(Input records begins)

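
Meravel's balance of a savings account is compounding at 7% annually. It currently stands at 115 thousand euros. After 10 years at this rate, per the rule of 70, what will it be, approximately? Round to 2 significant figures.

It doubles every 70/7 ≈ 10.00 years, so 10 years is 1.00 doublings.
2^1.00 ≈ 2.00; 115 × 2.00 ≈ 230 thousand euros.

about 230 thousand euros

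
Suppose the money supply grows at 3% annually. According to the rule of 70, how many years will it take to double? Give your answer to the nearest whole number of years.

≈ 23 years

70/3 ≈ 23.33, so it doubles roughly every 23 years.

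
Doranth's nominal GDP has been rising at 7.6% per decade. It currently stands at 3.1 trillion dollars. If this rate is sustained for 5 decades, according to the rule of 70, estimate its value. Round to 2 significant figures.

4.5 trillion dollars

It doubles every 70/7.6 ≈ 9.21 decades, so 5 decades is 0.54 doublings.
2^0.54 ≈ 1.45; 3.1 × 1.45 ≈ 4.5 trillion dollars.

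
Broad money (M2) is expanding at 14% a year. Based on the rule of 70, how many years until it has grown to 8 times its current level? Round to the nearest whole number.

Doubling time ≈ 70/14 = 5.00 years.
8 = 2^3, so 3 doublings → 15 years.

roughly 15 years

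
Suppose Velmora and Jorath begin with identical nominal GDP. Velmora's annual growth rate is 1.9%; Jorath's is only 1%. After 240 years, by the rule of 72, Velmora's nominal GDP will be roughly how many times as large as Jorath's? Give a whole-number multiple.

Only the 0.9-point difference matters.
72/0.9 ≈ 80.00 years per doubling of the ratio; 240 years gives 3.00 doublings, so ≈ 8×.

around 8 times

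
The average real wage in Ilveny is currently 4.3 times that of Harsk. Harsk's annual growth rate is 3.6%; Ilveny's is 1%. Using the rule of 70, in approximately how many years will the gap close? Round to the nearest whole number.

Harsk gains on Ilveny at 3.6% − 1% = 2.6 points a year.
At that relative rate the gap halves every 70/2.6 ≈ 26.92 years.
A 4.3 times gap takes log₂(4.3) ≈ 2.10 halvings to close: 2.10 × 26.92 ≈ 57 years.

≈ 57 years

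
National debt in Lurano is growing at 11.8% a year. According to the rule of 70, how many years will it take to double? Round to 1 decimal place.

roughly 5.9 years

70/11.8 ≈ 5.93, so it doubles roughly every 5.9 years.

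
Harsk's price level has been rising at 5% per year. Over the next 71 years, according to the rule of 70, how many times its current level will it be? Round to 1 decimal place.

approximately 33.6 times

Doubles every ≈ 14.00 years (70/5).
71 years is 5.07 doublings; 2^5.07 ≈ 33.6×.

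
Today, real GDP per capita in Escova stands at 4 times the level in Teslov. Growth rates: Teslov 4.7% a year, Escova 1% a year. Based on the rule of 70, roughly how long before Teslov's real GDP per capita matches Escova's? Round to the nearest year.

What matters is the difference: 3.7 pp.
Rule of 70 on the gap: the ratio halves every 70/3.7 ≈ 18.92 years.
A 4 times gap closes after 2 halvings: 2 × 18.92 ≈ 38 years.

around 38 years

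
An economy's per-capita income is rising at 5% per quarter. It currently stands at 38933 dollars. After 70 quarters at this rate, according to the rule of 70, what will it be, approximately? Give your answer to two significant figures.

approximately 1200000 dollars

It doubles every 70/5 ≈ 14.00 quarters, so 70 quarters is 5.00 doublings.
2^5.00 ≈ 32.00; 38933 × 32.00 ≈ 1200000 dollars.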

(Input records ends)

Goal of the exercise
The data above needs to be given again exactly, with no line left out.

Response
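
Meravel's balance of a savings account is compounding at 7% annually. It currently stands at 115 thousand euros. After 10 years at this rate, per the rule of 70, what will it be, approximately? Round to 2 significant figures.

It doubles every 70/7 ≈ 10.00 years, so 10 years is 1.00 doublings.
2^1.00 ≈ 2.00; 115 × 2.00 ≈ 230 thousand euros.

about 230 thousand euros

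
Suppose the money supply grows at 3% annually. According to the rule of 70, how many years will it take to double? Give your answer to the nearest whole number of years.

≈ 23 years

70/3 ≈ 23.33, so it doubles roughly every 23 years.

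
Doranth's nominal GDP has been rising at 7.6% per decade. It currently stands at 3.1 trillion dollars. If this rate is sustained for 5 decades, according to the rule of 70, estimate its value. Round to 2 significant figures.

4.5 trillion dollars

It doubles every 70/7.6 ≈ 9.21 decades, so 5 decades is 0.54 doublings.
2^0.54 ≈ 1.45; 3.1 × 1.45 ≈ 4.5 trillion dollars.

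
Broad money (M2) is expanding at 14% a year. Based on the rule of 70, how many years until it has grown to 8 times its current level? Round to the nearest whole number.

Doubling time ≈ 70/14 = 5.00 years.
8 = 2^3, so 3 doublings → 15 years.

roughly 15 years

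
Suppose Velmora and Jorath begin with identical nominal GDP. Velmora's annual growth rate is 1.9%; Jorath's is only 1%. After 240 years, by the rule of 72, Velmora's nominal GDP will be roughly how many times as large as Jorath's? Give a whole-number multiple.

Only the 0.9-point difference matters.
72/0.9 ≈ 80.00 years per doubling of the ratio; 240 years gives 3.00 doublings, so ≈ 8×.

around 8 times

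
The average real wage in Ilveny is currently 4.3 times that of Harsk. Harsk's annual growth rate is 3.6%; Ilveny's is 1%. Using the rule of 70, in approximately how many years will the gap close? Round to the nearest whole number.

Harsk gains on Ilveny at 3.6% − 1% = 2.6 points a year.
At that relative rate the gap halves every 70/2.6 ≈ 26.92 years.
A 4.3 times gap takes log₂(4.3) ≈ 2.10 halvings to close: 2.10 × 26.92 ≈ 57 years.

≈ 57 years

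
National debt in Lurano is growing at 11.8% a year. According to the rule of 70, how many years will it take to double? Round to 1 decimal place.

roughly 5.9 years

70/11.8 ≈ 5.93, so it doubles roughly every 5.9 years.

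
Harsk's price level has been rising at 5% per year. Over the next 71 years, according to the rule of 70, how many times its current level will it be? Round to 1 decimal place.

approximately 33.6 times

Doubles every ≈ 14.00 years (70/5).
71 years is 5.07 doublings; 2^5.07 ≈ 33.6×.

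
Today, real GDP per capita in Escova stands at 4 times the level in Teslov. Growth rates: Teslov 4.7% a year, Escova 1% a year. Based on the rule of 70, roughly how long before Teslov's real GDP per capita matches Escova's? Round to the nearest year.

What matters is the difference: 3.7 pp.
Rule of 70 on the gap: the ratio halves every 70/3.7 ≈ 18.92 years.
A 4 times gap closes after 2 halvings: 2 × 18.92 ≈ 38 years.

around 38 years

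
An economy's per-capita income is rising at 5% per quarter. It currently stands at 38933 dollars. After 70 quarters at this rate, according to the rule of 70, what will it be, approximately? Give your answer to two significant figures.

approximately 1200000 dollars

It doubles every 70/5 ≈ 14.00 quarters, so 70 quarters is 5.00 doublings.
2^5.00 ≈ 32.00; 38933 × 32.00 ≈ 1200000 dollars.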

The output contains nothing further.